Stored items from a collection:

= = =

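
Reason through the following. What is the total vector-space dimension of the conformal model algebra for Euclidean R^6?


The conformal model of R^6 uses Cl(7,1): the 6 Euclidean generators plus two extra orthogonal generators e+ (e+^2 = +1) and e- (e-^2 = -1), from which the null vectors e0, einf are built.
Number of generators m = 6 + 2 = 8.
dim Cl(p,q) = 2^m = 2^8 = 256


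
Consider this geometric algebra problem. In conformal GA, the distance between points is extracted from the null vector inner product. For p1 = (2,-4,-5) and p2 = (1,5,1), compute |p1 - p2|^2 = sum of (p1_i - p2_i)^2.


p1 - p2 = (1, -9, -6)
|p1 - p2|^2 = 1^2 + (-9)^2 + (-6)^2
= 1 + 81 + 36
= 118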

= = =

◆ YOUR GOAL ◆
Output an identical copy of every record above.

◆ TASK OUTPUT ◆
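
Reason through the following. What is the total vector-space dimension of the conformal model algebra for Euclidean R^6?


The conformal model of R^6 uses Cl(7,1): the 6 Euclidean generators plus two extra orthogonal generators e+ (e+^2 = +1) and e- (e-^2 = -1), from which the null vectors e0, einf are built.
Number of generators m = 6 + 2 = 8.
dim Cl(p,q) = 2^m = 2^8 = 256


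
Consider this geometric algebra problem. In conformal GA, the distance between points is extracted from the null vector inner product. For p1 = (2,-4,-5) and p2 = (1,5,1), compute |p1 - p2|^2 = sum of (p1_i - p2_i)^2.


p1 - p2 = (1, -9, -6)
|p1 - p2|^2 = 1^2 + (-9)^2 + (-6)^2
= 1 + 81 + 36
= 118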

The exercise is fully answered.